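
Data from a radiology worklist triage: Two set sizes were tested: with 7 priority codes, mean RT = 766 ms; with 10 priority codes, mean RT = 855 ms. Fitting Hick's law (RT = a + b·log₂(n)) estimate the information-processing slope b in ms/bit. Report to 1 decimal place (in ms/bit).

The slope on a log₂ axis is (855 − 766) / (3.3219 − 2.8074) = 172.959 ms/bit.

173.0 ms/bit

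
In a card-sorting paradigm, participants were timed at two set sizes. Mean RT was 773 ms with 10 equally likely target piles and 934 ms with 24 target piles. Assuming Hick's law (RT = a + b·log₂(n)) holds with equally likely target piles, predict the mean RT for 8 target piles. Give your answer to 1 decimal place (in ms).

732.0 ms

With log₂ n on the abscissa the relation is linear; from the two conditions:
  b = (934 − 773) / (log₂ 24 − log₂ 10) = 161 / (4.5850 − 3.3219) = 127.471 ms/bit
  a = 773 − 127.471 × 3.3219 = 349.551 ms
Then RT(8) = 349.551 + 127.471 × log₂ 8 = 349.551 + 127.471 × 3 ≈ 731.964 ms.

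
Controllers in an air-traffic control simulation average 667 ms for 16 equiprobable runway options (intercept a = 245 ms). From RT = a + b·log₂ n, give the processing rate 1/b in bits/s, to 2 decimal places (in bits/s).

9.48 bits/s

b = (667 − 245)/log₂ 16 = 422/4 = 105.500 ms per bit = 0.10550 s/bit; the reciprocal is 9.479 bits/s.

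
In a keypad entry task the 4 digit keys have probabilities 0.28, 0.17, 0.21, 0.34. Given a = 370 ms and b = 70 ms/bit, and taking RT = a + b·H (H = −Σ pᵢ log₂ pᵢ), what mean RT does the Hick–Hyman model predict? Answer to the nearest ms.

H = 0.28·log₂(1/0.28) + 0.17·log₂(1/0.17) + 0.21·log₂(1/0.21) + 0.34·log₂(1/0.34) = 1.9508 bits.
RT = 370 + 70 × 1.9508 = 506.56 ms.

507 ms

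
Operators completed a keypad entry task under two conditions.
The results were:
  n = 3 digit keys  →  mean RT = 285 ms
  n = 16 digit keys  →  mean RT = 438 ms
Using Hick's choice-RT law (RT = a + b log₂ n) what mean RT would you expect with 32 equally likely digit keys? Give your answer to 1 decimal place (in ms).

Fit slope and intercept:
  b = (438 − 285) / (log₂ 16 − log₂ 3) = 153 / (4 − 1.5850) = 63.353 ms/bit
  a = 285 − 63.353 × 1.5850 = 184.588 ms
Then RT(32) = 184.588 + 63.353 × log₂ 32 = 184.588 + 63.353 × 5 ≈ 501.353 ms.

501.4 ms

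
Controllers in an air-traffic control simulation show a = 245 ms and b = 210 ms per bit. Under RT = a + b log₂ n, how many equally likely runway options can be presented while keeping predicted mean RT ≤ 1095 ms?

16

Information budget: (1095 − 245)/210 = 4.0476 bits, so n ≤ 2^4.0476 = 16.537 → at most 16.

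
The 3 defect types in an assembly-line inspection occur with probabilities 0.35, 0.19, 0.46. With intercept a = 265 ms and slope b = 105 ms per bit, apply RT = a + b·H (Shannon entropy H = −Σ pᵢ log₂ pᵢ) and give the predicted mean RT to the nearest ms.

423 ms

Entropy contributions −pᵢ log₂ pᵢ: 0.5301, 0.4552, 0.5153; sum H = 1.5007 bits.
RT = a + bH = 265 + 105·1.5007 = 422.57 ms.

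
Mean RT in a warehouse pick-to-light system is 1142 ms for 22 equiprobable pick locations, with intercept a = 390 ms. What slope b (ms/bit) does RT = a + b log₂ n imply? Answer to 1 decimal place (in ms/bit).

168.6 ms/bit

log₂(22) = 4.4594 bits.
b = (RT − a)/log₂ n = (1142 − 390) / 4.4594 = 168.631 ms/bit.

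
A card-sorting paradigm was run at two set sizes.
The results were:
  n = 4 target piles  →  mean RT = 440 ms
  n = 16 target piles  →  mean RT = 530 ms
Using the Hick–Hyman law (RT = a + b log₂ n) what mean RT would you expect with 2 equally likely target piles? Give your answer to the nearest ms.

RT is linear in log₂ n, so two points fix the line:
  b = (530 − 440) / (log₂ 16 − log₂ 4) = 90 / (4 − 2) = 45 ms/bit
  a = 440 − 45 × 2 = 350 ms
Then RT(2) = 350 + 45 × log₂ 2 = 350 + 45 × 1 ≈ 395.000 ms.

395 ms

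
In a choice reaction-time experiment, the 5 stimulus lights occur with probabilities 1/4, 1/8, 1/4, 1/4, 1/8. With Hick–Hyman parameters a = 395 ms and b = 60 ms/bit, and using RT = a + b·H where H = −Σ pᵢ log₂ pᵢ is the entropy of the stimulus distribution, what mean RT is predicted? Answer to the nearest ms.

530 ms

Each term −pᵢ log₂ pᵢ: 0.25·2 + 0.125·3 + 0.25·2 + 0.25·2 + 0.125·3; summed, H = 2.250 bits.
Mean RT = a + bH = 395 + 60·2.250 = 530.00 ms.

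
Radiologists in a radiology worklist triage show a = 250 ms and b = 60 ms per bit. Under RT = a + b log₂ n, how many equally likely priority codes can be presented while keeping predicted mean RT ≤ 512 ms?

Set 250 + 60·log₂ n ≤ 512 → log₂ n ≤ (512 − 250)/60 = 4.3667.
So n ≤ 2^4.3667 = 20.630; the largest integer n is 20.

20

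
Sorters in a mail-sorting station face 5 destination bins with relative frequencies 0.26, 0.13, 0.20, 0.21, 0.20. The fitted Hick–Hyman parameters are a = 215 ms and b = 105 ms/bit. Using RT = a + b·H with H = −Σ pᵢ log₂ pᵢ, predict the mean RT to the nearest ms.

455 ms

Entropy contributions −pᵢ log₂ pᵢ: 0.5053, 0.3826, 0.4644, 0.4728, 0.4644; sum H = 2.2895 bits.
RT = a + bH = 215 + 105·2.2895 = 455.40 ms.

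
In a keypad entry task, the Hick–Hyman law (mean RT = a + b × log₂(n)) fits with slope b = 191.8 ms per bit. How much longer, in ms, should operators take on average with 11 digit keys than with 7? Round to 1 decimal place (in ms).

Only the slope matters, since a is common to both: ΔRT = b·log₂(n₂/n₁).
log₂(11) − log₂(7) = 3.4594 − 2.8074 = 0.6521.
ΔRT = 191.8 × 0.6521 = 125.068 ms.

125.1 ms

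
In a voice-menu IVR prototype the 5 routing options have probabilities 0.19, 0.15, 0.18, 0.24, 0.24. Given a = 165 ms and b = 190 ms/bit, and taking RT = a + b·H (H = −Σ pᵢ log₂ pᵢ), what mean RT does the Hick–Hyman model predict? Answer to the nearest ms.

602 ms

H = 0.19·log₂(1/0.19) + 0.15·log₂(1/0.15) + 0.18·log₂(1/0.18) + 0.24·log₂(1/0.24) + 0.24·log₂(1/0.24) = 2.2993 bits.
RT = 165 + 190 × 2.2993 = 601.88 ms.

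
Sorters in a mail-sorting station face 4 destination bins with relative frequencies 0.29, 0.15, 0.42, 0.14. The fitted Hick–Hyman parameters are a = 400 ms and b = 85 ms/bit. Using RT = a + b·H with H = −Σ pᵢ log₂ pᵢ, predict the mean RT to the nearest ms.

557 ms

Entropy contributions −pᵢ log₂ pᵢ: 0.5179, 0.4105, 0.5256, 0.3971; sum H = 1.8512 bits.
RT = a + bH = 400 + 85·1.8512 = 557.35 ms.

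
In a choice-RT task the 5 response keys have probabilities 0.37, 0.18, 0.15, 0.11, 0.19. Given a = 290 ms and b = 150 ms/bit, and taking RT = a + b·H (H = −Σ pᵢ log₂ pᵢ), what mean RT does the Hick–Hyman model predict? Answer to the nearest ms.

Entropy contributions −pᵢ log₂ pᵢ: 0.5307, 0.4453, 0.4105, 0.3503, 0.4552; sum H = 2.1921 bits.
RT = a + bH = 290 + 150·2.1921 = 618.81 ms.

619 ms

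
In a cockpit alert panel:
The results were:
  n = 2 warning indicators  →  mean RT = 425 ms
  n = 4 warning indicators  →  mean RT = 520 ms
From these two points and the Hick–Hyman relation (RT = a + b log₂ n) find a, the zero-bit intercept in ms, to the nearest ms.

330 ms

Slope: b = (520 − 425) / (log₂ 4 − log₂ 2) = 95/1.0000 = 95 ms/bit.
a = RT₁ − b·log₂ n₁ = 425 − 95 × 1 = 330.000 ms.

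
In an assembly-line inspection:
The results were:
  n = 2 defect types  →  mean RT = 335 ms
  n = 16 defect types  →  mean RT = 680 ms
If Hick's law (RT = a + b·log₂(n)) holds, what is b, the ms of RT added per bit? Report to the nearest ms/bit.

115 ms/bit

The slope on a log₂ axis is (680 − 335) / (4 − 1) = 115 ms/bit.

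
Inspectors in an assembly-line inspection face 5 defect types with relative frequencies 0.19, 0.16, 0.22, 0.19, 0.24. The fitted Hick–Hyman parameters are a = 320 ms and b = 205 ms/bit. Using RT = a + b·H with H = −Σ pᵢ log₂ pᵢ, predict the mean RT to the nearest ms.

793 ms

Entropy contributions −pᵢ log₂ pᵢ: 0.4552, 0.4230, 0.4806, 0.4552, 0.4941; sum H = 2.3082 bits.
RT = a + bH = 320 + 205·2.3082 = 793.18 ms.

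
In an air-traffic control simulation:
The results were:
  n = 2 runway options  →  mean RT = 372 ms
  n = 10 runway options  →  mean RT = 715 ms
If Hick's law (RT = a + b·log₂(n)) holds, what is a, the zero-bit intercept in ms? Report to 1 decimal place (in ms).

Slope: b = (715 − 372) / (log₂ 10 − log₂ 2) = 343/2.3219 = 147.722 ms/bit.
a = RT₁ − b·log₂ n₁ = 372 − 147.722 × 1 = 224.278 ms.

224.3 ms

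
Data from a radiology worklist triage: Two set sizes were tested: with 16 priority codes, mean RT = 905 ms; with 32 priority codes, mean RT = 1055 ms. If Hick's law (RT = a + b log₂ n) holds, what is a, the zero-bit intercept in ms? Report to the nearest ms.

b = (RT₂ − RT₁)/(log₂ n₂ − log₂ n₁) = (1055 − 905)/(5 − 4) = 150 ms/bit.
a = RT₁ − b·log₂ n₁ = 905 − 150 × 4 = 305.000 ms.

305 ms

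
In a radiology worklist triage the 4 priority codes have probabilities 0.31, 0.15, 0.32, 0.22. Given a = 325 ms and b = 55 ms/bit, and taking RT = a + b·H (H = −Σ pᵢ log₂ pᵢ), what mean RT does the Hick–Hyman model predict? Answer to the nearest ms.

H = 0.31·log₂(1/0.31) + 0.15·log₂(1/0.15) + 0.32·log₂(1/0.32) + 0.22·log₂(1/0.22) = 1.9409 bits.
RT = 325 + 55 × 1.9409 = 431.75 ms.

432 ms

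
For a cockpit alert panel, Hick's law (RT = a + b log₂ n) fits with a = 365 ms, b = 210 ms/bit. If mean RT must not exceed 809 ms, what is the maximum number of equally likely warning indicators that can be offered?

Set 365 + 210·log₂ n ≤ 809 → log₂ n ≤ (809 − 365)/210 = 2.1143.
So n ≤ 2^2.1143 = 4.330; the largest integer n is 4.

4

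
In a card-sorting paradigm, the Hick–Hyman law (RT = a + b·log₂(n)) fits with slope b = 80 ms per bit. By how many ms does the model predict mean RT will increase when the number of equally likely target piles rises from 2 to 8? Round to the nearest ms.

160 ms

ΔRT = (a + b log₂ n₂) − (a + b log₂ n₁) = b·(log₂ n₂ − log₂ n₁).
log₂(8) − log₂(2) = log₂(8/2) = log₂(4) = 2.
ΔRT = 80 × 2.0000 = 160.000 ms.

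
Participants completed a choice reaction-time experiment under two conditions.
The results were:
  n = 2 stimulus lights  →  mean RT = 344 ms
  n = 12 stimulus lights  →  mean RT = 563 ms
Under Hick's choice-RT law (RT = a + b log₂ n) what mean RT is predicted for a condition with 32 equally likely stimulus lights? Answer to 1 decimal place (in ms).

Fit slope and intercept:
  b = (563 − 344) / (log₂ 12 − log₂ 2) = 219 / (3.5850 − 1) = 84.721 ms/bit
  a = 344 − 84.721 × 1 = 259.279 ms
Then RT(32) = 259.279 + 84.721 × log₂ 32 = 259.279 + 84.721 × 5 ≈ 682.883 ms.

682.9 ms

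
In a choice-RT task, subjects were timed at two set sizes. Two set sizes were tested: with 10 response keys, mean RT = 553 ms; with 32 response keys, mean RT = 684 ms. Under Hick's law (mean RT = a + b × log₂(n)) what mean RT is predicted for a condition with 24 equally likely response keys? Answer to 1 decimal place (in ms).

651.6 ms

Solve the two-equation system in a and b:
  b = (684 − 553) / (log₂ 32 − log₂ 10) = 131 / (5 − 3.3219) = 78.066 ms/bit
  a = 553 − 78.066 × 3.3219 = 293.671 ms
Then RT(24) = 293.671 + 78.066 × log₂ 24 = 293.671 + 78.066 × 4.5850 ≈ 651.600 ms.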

Assignment. Stopping at the line containing "n = 16 digit", please repeat exactly every line from the very start of the entries, that line included, and nothing more.

Answer for this exercise.
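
Data from a radiology worklist triage: Two set sizes were tested: with 7 priority codes, mean RT = 766 ms; with 10 priority codes, mean RT = 855 ms. Fitting Hick's law (RT = a + b·log₂(n)) estimate the information-processing slope b in ms/bit. Report to 1 decimal place (in ms/bit).

The slope on a log₂ axis is (855 − 766) / (3.3219 − 2.8074) = 172.959 ms/bit.

173.0 ms/bit

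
In a card-sorting paradigm, participants were timed at two set sizes. Mean RT was 773 ms with 10 equally likely target piles and 934 ms with 24 target piles. Assuming Hick's law (RT = a + b·log₂(n)) holds with equally likely target piles, predict the mean RT for 8 target piles. Give your answer to 1 decimal place (in ms).

732.0 ms

With log₂ n on the abscissa the relation is linear; from the two conditions:
  b = (934 − 773) / (log₂ 24 − log₂ 10) = 161 / (4.5850 − 3.3219) = 127.471 ms/bit
  a = 773 − 127.471 × 3.3219 = 349.551 ms
Then RT(8) = 349.551 + 127.471 × log₂ 8 = 349.551 + 127.471 × 3 ≈ 731.964 ms.

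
Controllers in an air-traffic control simulation average 667 ms for 16 equiprobable runway options (intercept a = 245 ms). From RT = a + b·log₂ n, give the processing rate 1/b in bits/s, to 2 decimal places (in bits/s).

9.48 bits/s

b = (667 − 245)/log₂ 16 = 422/4 = 105.500 ms per bit = 0.10550 s/bit; the reciprocal is 9.479 bits/s.

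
In a keypad entry task the 4 digit keys have probabilities 0.28, 0.17, 0.21, 0.34. Given a = 370 ms and b = 70 ms/bit, and taking RT = a + b·H (H = −Σ pᵢ log₂ pᵢ), what mean RT does the Hick–Hyman model predict? Answer to the nearest ms.

H = 0.28·log₂(1/0.28) + 0.17·log₂(1/0.17) + 0.21·log₂(1/0.21) + 0.34·log₂(1/0.34) = 1.9508 bits.
RT = 370 + 70 × 1.9508 = 506.56 ms.

507 ms

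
Operators completed a keypad entry task under two conditions.
The results were:
  n = 3 digit keys  →  mean RT = 285 ms
  n = 16 digit keys  →  mean RT = 438 ms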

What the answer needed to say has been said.